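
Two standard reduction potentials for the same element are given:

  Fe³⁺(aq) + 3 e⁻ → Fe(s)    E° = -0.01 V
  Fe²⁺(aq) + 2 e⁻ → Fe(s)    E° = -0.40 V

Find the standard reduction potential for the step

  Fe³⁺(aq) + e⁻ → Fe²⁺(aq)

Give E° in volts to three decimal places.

+0.770 V

Sequential free energies add, so n₃E°₃ = n₁E°₁ + n₂E°₂.
With n₃ = 3, and the known step contributing 2×(-0.40) V, the unknown satisfies 1·E° = 3×(-0.01) − 2×(-0.40) = +0.770.
E° = +0.770 / 1 = +0.770 V.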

####

:: EXERCISE PROMPT ::
Above are the records. Copy the lines beginning at the one that has "Fe³⁺(aq) + 3" and ending with the one that has "Fe³⁺(aq) + e⁻ → Fe²⁺(aq)", unchanged.

:: SOLUTION ::
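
  Fe³⁺(aq) + 3 e⁻ → Fe(s)    E° = -0.01 V
  Fe²⁺(aq) + 2 e⁻ → Fe(s)    E° = -0.40 V

Find the standard reduction potential for the step

  Fe³⁺(aq) + e⁻ → Fe²⁺(aq)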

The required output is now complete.